*** Opening of DATA FOR THIS EXERCISE ***

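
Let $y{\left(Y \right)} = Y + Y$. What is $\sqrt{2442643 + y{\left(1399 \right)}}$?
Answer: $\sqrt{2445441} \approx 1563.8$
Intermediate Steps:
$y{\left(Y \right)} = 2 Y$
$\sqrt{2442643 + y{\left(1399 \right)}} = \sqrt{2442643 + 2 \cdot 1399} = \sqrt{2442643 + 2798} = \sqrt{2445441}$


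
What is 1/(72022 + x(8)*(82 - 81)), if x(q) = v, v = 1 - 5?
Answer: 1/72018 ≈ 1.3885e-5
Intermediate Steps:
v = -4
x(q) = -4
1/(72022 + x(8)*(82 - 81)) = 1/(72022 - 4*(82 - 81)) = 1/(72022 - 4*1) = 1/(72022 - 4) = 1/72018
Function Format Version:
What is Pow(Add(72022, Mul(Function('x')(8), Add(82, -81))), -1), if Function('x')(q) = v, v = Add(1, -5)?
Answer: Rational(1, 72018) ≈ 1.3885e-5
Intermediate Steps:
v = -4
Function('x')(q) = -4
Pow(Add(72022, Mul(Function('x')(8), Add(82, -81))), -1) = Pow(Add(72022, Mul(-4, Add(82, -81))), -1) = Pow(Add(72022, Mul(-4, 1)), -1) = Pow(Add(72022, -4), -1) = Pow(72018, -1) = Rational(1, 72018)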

*** Close of DATA FOR THIS EXERCISE ***
*** Opening of DATA FOR THIS EXERCISE ***

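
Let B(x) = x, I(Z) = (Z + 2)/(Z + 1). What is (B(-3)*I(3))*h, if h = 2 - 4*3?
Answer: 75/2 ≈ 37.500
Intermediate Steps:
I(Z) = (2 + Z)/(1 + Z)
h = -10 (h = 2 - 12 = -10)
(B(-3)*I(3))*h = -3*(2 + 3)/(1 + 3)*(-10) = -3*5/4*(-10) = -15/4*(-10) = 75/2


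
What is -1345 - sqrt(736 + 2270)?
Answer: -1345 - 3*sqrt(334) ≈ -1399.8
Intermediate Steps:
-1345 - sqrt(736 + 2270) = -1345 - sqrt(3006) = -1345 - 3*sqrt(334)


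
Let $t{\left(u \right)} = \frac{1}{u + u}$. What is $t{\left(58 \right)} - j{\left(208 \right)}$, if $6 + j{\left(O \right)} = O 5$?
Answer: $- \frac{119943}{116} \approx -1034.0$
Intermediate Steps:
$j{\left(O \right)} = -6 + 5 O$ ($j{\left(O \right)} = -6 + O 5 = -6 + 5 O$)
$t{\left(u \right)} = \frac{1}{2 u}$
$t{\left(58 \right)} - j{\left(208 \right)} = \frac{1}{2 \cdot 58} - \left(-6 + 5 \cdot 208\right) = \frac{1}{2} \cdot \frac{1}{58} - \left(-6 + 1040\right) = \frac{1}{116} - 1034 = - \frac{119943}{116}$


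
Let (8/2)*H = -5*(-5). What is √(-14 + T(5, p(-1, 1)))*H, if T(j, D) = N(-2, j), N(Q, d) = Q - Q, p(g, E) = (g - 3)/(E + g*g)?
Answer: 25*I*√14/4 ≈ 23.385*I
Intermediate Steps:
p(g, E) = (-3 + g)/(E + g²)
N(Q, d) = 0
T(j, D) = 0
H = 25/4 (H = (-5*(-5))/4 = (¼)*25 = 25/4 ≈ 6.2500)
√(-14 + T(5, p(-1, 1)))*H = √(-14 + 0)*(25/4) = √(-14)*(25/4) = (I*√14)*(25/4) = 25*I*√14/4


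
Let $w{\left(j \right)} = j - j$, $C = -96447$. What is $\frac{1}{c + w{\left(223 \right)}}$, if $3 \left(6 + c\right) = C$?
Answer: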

*** Close of DATA FOR THIS EXERCISE ***
*** Opening of DATA FOR THIS EXERCISE ***

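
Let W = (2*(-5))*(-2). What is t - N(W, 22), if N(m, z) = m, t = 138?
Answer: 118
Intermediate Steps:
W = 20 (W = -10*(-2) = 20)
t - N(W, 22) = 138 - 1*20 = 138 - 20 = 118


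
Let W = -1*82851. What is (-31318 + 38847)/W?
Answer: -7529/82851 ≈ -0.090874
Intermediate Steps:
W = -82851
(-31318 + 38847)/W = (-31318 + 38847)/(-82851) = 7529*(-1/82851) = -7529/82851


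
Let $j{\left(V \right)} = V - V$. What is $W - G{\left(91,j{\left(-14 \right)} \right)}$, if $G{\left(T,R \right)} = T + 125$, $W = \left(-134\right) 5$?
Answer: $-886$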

*** Close of DATA FOR THIS EXERCISE ***

WHAT YOU NEED TO DO: Copy out, from the listing above, every line that contains the word "Answer".

EXERCISE OUTPUT:
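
Answer: $\sqrt{2445441} \approx 1563.8$
Answer: 1/72018 ≈ 1.3885e-5
Answer: Rational(1, 72018) ≈ 1.3885e-5
Answer: 75/2 ≈ 37.500
Answer: -1345 - 3*sqrt(334) ≈ -1399.8
Answer: $- \frac{119943}{116} \approx -1034.0$
Answer: 25*I*√14/4 ≈ 23.385*I
Answer:
Answer: 118
Answer: -7529/82851 ≈ -0.090874
Answer: $-886$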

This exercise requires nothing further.